#### [AIM OF THE EXERCISE]
Everything from the line containing "10 daily rainfall" through the line containing "7.9, 11.4, 21.4, 26.2, 29.1, 30.0, 33.5, 36.3, 41.6, 43.1" should be repeated exactly, and nothing else from the data.

#### [EXERCISE INPUT]
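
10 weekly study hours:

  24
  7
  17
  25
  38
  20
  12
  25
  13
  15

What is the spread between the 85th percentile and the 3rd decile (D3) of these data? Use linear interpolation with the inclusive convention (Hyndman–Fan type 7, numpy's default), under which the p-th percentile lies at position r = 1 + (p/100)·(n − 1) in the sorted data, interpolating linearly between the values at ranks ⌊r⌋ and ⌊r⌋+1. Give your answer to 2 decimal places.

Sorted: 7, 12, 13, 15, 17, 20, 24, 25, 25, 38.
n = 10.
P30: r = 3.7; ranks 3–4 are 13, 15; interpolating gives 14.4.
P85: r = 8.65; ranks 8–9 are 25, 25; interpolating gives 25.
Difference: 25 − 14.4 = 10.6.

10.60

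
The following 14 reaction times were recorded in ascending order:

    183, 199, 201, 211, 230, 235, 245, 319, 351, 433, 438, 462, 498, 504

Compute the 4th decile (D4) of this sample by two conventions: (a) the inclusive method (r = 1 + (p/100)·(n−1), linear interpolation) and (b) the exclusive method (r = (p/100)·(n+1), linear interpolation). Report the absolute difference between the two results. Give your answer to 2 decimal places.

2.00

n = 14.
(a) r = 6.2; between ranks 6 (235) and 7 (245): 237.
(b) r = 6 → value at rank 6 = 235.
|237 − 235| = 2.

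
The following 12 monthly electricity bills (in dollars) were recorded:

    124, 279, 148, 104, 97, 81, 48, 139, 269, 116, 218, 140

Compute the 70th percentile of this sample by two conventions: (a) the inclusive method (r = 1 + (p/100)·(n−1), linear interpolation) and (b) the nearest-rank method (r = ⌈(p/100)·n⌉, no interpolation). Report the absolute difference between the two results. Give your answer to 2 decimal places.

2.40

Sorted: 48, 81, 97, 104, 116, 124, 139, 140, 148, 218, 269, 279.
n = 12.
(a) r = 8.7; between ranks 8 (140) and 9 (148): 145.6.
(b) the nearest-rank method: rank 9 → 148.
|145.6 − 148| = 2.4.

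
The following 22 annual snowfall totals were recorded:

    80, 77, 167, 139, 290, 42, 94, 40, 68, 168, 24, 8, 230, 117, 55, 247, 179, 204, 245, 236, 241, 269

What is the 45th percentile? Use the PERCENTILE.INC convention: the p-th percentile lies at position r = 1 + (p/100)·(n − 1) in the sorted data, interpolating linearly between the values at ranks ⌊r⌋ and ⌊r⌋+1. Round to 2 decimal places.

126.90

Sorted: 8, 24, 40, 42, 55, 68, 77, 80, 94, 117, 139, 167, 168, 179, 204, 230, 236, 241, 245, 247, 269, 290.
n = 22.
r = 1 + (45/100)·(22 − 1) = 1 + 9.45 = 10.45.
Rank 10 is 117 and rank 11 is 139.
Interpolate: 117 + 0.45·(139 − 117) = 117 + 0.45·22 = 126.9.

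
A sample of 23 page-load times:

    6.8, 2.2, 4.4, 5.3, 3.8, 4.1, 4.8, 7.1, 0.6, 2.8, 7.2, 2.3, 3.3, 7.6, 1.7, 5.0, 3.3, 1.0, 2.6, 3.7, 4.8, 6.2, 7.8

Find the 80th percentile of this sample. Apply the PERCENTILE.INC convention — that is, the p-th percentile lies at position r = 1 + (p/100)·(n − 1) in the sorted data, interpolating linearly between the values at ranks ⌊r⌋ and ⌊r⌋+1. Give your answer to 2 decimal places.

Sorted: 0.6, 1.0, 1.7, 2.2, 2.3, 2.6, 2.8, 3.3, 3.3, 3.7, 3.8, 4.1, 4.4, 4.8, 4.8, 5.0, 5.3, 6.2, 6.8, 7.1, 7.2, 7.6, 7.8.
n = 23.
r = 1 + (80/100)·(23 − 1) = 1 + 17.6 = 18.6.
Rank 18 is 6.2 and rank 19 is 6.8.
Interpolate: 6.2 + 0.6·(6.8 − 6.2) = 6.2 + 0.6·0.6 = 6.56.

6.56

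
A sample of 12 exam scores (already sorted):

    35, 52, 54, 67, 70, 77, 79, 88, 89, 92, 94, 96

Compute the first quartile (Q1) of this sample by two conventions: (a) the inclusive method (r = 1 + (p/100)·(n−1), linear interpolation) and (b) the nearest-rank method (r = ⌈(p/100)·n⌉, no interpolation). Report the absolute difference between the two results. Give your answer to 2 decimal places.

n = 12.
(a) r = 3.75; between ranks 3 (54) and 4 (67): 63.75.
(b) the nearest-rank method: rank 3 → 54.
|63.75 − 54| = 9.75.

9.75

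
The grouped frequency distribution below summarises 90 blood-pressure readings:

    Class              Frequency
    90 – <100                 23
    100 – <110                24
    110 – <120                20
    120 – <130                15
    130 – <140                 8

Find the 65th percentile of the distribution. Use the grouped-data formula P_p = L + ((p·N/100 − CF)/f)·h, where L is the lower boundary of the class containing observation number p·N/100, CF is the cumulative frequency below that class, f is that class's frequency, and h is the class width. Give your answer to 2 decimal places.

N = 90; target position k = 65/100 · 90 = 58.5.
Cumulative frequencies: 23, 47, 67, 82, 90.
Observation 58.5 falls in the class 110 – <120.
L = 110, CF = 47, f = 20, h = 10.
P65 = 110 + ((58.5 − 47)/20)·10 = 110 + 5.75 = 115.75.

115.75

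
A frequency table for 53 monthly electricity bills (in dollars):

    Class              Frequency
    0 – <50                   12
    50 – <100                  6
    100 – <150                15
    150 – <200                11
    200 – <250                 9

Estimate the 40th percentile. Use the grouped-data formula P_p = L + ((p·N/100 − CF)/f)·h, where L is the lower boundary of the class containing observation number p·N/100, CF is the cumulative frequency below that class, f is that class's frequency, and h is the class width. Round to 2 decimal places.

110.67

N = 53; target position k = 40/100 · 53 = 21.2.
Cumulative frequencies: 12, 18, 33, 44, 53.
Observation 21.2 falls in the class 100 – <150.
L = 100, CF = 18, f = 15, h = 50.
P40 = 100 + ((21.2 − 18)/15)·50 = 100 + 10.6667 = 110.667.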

...

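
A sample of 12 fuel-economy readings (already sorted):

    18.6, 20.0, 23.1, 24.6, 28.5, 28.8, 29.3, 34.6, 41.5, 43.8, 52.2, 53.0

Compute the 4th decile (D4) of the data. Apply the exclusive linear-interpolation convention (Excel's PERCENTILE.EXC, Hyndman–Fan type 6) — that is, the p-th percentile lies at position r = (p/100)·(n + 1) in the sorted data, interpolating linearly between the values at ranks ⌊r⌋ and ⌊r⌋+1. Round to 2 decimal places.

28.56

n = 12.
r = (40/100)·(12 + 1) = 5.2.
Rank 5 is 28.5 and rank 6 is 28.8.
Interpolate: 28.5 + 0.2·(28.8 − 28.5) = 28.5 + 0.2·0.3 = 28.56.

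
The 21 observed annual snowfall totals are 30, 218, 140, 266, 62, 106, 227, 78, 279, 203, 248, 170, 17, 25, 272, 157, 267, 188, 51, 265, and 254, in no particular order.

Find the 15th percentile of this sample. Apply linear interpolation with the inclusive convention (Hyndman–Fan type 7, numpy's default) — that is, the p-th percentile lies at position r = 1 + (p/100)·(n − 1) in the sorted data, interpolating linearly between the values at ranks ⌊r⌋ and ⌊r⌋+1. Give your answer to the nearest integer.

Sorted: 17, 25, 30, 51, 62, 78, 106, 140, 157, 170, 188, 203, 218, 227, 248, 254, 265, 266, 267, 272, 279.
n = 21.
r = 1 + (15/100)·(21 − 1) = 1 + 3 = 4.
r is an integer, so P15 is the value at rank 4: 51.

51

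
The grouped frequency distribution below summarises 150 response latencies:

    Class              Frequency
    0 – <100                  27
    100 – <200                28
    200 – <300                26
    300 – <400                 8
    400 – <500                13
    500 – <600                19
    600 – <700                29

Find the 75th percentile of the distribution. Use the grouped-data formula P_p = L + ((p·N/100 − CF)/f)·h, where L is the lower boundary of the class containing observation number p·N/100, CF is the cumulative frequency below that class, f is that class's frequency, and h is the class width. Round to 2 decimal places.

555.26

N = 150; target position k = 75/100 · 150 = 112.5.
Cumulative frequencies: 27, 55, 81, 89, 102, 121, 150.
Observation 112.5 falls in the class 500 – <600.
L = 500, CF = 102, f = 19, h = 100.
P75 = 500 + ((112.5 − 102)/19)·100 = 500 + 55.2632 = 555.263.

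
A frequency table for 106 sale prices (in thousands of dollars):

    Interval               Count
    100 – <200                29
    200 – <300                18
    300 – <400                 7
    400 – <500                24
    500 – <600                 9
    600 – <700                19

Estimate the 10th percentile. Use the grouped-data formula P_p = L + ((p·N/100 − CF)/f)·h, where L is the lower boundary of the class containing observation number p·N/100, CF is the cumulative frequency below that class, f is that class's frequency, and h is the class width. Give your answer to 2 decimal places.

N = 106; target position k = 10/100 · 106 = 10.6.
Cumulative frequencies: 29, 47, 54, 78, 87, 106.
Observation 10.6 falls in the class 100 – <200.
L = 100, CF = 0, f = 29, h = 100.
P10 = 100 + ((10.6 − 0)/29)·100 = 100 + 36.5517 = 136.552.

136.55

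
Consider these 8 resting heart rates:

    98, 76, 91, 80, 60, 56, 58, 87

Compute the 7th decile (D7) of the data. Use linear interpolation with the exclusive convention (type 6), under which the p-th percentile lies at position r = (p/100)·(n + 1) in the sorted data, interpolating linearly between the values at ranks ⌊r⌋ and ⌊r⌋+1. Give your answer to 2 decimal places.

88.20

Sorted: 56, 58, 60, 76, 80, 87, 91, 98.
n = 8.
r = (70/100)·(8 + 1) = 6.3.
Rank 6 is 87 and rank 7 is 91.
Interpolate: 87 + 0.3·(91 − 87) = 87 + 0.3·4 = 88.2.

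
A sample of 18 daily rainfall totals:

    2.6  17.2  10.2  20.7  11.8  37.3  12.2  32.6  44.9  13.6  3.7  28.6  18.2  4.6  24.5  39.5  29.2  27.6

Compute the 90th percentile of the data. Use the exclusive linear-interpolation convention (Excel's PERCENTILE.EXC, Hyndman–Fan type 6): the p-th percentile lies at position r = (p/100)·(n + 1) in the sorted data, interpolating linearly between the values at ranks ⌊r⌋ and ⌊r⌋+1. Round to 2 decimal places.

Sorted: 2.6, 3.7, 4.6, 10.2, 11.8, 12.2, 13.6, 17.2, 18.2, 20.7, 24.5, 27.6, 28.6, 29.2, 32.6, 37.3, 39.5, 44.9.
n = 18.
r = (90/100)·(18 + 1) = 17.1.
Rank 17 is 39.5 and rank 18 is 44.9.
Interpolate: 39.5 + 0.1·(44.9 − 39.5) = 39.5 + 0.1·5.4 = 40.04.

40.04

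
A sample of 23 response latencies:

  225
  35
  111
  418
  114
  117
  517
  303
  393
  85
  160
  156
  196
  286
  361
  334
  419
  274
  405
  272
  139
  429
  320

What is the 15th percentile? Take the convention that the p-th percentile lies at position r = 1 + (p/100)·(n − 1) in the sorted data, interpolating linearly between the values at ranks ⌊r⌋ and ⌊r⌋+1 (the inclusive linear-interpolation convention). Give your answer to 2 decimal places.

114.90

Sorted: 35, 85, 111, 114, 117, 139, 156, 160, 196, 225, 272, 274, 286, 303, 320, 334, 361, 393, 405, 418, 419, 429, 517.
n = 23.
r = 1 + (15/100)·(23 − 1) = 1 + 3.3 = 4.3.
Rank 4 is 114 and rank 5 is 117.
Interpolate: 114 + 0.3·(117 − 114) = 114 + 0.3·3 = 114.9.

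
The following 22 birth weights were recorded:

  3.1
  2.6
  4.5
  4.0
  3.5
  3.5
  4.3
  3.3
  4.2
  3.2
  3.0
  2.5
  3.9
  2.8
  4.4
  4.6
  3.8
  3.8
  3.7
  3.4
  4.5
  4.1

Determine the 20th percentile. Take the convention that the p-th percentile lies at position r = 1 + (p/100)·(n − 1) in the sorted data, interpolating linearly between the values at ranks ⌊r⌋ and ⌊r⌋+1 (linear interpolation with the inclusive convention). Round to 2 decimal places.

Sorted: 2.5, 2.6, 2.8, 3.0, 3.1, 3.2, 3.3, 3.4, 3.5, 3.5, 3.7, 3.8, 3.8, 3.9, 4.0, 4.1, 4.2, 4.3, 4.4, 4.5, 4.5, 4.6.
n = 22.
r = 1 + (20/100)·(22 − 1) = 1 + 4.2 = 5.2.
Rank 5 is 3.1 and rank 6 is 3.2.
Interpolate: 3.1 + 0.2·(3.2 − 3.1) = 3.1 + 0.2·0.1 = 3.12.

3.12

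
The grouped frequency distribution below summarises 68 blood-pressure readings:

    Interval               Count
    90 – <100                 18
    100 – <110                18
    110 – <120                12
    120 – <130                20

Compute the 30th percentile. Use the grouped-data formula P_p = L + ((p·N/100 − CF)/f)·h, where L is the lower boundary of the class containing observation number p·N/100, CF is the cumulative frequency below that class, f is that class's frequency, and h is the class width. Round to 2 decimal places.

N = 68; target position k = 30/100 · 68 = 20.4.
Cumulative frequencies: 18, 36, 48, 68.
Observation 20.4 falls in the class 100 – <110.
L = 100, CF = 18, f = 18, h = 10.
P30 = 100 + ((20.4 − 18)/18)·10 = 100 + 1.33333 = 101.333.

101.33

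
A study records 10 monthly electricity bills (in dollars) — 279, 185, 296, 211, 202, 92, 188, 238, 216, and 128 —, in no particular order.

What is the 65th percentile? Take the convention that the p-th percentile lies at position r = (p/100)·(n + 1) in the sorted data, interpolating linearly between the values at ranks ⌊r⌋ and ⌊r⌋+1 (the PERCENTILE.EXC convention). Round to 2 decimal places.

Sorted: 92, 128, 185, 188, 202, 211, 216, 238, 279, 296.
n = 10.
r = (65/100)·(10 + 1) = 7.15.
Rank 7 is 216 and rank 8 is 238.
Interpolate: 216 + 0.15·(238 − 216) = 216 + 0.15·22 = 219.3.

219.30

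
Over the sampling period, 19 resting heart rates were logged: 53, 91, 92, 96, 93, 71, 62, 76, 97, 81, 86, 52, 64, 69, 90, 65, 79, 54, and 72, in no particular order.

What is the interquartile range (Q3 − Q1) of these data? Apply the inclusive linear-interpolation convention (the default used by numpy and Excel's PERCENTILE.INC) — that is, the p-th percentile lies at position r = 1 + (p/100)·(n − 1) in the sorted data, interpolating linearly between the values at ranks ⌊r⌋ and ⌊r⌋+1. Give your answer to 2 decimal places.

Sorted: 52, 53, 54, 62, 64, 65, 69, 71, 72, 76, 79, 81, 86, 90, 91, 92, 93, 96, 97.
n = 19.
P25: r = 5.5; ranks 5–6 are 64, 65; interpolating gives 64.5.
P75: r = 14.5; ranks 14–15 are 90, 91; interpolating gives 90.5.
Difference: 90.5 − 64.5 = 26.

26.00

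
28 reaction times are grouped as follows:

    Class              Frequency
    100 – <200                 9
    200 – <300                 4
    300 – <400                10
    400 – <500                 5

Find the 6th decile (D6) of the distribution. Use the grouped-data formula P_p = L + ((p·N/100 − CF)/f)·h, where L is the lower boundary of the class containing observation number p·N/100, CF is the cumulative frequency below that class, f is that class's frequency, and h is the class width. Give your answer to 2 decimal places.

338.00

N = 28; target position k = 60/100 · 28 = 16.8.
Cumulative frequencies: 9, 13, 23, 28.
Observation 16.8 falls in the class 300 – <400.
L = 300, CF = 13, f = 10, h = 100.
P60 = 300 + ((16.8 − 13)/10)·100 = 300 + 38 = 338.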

---

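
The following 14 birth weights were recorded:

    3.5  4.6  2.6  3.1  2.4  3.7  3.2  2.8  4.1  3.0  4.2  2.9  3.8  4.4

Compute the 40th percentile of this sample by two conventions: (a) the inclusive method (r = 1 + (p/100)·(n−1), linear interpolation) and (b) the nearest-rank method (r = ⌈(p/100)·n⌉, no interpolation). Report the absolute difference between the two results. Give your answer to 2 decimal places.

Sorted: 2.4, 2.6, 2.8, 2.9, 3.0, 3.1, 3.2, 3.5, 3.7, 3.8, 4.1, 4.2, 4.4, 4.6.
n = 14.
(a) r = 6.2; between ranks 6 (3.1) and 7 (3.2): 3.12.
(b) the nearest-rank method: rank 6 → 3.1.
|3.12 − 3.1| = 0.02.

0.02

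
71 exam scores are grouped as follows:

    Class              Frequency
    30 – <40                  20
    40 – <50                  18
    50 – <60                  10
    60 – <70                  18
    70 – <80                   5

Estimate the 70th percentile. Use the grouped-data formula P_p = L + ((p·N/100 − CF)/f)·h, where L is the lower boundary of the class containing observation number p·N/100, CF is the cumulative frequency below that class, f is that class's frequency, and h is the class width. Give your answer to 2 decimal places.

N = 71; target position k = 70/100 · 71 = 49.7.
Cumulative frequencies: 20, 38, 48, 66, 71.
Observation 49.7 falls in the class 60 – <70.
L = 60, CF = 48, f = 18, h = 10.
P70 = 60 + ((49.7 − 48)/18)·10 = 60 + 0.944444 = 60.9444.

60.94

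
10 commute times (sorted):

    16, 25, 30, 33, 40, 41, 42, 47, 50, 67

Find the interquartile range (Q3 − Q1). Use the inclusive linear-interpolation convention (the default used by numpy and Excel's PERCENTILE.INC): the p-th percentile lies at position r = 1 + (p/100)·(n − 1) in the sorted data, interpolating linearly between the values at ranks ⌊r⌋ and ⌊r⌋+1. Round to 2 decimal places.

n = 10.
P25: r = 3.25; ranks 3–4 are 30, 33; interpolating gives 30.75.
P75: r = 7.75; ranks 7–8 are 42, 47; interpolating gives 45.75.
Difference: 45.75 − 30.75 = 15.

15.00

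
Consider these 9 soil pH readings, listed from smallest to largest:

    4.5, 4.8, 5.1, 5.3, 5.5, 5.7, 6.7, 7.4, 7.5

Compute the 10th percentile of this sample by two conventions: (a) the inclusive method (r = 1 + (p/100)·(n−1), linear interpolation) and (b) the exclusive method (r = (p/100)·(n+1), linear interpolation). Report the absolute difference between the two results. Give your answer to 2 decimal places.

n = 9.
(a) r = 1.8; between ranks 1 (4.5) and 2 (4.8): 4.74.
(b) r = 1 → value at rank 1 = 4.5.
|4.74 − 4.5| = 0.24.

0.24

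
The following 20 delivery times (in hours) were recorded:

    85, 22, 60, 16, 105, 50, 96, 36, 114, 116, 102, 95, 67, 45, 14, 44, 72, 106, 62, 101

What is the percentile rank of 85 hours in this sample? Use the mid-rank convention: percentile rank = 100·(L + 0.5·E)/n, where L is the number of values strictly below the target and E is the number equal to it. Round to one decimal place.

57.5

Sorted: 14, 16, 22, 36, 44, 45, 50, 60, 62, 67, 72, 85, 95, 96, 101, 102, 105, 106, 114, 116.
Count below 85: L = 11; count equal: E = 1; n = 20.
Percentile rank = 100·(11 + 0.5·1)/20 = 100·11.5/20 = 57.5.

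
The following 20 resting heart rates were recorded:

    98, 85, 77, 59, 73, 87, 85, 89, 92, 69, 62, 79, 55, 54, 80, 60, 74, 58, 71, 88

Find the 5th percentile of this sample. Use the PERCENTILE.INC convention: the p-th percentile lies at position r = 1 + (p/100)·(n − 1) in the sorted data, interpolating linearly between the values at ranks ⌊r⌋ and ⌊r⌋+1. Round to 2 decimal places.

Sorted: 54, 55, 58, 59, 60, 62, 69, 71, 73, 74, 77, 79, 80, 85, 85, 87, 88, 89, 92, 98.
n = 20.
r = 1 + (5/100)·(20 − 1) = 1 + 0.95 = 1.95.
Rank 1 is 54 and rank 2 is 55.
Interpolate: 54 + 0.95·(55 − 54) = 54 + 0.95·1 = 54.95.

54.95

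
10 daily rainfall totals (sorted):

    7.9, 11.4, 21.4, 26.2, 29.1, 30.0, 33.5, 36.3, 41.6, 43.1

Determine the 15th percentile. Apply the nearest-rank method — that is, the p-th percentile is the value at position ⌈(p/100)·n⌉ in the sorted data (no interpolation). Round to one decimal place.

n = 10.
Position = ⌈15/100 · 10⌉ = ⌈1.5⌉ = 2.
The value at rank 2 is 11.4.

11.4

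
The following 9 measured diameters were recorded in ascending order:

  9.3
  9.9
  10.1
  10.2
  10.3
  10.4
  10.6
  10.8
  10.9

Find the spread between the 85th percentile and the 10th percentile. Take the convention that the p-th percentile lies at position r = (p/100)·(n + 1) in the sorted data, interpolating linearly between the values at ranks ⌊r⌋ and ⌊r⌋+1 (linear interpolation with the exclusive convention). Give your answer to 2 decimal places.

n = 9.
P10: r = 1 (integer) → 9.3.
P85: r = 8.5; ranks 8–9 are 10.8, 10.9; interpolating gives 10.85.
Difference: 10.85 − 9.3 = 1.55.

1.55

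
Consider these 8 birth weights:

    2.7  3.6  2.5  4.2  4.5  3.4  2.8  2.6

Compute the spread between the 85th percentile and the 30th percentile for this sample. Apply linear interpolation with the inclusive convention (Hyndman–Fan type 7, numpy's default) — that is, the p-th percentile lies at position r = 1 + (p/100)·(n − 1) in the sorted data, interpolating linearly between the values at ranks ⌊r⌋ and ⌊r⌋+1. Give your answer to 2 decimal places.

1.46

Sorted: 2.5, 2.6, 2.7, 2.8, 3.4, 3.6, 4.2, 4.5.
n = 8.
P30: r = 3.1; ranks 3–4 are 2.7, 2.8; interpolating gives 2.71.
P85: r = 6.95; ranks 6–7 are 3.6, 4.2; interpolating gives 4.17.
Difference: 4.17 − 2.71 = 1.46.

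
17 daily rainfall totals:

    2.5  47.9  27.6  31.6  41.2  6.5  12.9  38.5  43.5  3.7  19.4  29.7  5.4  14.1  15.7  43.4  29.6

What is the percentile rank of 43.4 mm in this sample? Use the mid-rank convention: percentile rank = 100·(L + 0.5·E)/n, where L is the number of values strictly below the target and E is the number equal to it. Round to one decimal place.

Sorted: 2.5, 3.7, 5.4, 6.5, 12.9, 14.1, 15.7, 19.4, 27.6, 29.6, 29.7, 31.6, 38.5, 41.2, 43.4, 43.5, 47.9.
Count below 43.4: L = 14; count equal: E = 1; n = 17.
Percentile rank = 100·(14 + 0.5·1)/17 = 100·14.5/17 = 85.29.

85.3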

#### [WRITTEN SOLUTION]
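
10 daily rainfall totals (sorted):

    7.9, 11.4, 21.4, 26.2, 29.1, 30.0, 33.5, 36.3, 41.6, 43.1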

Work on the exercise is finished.